**ACTION ITEM**. Which lines of the data below contain "tethered"? Please show them all.

Top of RECORD EXTRACTS

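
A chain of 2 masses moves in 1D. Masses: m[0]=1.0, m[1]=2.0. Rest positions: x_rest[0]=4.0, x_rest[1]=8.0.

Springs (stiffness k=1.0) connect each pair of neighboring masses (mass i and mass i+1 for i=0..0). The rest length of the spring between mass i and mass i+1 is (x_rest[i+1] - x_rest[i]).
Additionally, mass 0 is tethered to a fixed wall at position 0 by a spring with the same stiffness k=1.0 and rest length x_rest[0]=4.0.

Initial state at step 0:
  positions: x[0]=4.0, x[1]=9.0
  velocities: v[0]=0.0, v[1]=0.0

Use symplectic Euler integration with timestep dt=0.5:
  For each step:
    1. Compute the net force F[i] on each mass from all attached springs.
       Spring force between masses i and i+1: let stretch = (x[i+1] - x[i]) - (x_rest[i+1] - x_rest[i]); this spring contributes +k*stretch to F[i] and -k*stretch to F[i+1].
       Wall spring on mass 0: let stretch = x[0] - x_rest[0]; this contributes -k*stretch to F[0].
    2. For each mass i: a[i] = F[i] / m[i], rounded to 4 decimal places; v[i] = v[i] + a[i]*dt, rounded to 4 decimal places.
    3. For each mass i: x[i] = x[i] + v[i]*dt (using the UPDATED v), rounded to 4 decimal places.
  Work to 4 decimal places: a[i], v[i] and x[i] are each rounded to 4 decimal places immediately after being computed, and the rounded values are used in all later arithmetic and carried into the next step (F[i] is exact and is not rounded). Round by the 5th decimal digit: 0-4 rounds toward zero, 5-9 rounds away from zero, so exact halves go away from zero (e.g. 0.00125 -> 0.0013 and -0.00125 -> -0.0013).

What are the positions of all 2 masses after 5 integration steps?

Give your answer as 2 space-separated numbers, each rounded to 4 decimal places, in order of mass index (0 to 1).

Step 0: x=[4.0000 9.0000] v=[0.0000 0.0000]
Step 1: x=[4.2500 8.8750] v=[0.5000 -0.2500]
Step 2: x=[4.5938 8.6719] v=[0.6875 -0.4063]
Step 3: x=[4.8087 8.4590] v=[0.4297 -0.4259]
Step 4: x=[4.7340 8.2898] v=[-0.1495 -0.3385]
Step 5: x=[4.3647 8.1761] v=[-0.7386 -0.2275]

Answer: 4.3647 8.1761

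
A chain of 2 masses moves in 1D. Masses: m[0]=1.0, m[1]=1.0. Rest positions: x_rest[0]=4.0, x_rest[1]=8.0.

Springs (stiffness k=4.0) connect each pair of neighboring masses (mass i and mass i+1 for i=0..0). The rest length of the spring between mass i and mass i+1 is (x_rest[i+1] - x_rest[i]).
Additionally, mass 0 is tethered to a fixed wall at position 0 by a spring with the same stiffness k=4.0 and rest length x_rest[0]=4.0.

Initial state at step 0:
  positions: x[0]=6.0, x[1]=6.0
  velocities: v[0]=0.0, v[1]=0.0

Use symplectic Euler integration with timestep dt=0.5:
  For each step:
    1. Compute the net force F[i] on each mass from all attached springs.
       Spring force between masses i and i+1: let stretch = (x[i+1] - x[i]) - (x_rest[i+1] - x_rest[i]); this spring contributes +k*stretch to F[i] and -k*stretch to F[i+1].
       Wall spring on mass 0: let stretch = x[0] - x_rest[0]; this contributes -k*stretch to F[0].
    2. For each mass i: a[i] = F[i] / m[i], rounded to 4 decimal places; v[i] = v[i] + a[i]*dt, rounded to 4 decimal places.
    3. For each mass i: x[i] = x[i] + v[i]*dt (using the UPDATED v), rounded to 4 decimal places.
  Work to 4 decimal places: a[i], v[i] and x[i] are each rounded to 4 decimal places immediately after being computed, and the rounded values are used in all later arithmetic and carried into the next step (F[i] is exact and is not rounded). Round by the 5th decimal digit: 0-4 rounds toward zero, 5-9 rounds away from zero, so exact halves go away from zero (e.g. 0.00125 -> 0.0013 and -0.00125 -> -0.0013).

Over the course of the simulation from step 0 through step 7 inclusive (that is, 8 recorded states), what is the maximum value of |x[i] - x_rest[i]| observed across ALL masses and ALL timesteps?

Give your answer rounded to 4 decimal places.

Step 0: x=[6.0000 6.0000] v=[0.0000 0.0000]
Step 1: x=[0.0000 10.0000] v=[-12.0000 8.0000]
Step 2: x=[4.0000 8.0000] v=[8.0000 -4.0000]
Step 3: x=[8.0000 6.0000] v=[8.0000 -4.0000]
Step 4: x=[2.0000 10.0000] v=[-12.0000 8.0000]
Step 5: x=[2.0000 10.0000] v=[0.0000 0.0000]
Step 6: x=[8.0000 6.0000] v=[12.0000 -8.0000]
Step 7: x=[4.0000 8.0000] v=[-8.0000 4.0000]
Max displacement = 4.0000

Answer: 4.0000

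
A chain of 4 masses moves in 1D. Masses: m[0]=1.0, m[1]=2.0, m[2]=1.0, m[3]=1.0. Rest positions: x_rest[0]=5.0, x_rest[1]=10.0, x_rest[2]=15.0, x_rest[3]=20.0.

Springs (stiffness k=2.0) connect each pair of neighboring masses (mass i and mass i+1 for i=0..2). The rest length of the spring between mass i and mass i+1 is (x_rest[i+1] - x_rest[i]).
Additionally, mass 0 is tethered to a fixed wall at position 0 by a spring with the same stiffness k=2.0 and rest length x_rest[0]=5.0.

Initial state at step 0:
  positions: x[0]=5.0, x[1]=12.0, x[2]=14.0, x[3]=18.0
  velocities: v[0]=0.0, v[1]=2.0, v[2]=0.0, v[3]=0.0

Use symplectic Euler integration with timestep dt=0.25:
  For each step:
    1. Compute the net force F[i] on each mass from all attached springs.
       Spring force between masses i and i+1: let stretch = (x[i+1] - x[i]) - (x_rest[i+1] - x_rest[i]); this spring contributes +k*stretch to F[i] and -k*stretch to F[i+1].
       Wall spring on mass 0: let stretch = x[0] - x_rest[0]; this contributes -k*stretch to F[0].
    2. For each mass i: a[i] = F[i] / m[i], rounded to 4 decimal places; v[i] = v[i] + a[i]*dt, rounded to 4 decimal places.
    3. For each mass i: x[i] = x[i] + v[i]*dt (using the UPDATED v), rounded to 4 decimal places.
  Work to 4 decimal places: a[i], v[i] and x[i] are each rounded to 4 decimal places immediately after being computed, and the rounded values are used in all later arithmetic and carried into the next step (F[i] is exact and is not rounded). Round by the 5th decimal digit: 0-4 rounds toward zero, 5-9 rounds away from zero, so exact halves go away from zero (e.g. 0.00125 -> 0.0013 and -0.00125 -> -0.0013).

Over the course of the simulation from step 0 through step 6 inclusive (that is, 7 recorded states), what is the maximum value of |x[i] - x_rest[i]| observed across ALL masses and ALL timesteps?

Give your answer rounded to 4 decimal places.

Step 0: x=[5.0000 12.0000 14.0000 18.0000] v=[0.0000 2.0000 0.0000 0.0000]
Step 1: x=[5.2500 12.1875 14.2500 18.1250] v=[1.0000 0.7500 1.0000 0.5000]
Step 2: x=[5.7110 12.0703 14.7266 18.3906] v=[1.8438 -0.4688 1.9063 1.0625]
Step 3: x=[6.2530 11.7217 15.3292 18.8232] v=[2.1680 -1.3946 2.4102 1.7305]
Step 4: x=[6.6970 11.2567 15.9176 19.4441] v=[1.7759 -1.8599 2.3535 2.4835]
Step 5: x=[6.8738 10.7981 16.3642 20.2492] v=[0.7073 -1.8346 1.7863 3.2203]
Step 6: x=[6.6819 10.4421 16.6007 21.1937] v=[-0.7675 -1.4242 0.9458 3.7778]
Max displacement = 2.1875

Answer: 2.1875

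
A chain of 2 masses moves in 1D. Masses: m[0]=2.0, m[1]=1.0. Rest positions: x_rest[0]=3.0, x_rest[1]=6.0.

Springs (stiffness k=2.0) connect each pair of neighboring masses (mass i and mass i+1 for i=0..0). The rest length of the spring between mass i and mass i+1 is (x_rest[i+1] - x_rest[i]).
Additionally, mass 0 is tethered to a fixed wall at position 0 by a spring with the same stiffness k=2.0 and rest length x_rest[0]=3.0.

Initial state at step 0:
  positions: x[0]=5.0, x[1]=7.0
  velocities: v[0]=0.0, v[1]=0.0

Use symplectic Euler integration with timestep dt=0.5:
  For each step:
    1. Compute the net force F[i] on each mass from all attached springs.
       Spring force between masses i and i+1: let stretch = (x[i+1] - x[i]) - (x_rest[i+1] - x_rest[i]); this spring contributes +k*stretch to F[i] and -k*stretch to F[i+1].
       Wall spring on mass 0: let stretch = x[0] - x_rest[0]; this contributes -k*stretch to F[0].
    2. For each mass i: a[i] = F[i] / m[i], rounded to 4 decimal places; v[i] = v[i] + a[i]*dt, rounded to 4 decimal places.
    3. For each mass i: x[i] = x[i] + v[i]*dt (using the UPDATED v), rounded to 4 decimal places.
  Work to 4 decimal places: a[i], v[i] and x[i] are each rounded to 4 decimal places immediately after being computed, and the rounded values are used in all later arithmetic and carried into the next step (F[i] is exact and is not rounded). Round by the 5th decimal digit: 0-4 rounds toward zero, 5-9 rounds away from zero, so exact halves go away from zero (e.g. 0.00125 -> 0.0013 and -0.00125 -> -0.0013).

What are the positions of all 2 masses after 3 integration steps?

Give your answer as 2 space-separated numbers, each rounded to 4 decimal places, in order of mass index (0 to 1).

Step 0: x=[5.0000 7.0000] v=[0.0000 0.0000]
Step 1: x=[4.2500 7.5000] v=[-1.5000 1.0000]
Step 2: x=[3.2500 7.8750] v=[-2.0000 0.7500]
Step 3: x=[2.5938 7.4375] v=[-1.3125 -0.8750]

Answer: 2.5938 7.4375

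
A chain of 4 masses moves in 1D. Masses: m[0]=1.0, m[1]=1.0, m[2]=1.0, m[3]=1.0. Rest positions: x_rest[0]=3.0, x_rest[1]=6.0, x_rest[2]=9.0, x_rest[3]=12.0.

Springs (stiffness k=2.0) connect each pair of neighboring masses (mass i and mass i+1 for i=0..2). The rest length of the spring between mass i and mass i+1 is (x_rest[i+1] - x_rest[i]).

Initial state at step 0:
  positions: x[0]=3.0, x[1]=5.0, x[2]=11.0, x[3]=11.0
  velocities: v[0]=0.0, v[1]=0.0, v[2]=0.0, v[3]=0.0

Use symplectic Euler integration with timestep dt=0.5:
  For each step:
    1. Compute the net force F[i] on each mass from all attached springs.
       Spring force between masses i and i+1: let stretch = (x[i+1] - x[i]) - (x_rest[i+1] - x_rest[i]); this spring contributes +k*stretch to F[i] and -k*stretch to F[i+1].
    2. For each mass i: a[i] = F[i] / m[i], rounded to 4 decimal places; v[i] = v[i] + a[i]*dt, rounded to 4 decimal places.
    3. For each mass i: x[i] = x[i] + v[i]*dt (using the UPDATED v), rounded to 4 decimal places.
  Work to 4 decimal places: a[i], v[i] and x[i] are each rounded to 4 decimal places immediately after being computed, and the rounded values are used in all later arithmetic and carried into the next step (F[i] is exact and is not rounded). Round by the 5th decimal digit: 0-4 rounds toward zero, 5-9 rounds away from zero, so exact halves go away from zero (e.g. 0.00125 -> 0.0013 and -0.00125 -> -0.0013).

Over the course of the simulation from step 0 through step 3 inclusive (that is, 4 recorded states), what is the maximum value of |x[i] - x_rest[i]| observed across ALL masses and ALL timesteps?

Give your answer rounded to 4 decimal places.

Answer: 2.2500

Derivation:
Step 0: x=[3.0000 5.0000 11.0000 11.0000] v=[0.0000 0.0000 0.0000 0.0000]
Step 1: x=[2.5000 7.0000 8.0000 12.5000] v=[-1.0000 4.0000 -6.0000 3.0000]
Step 2: x=[2.7500 7.2500 6.7500 13.2500] v=[0.5000 0.5000 -2.5000 1.5000]
Step 3: x=[3.7500 5.0000 9.0000 12.2500] v=[2.0000 -4.5000 4.5000 -2.0000]
Max displacement = 2.2500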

Bottom of RECORD EXTRACTS

**SOLUTION TO THE EXERCISE**.
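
Additionally, mass 0 is tethered to a fixed wall at position 0 by a spring with the same stiffness k=1.0 and rest length x_rest[0]=4.0.
Additionally, mass 0 is tethered to a fixed wall at position 0 by a spring with the same stiffness k=4.0 and rest length x_rest[0]=4.0.
Additionally, mass 0 is tethered to a fixed wall at position 0 by a spring with the same stiffness k=2.0 and rest length x_rest[0]=5.0.
Additionally, mass 0 is tethered to a fixed wall at position 0 by a spring with the same stiffness k=2.0 and rest length x_rest[0]=3.0.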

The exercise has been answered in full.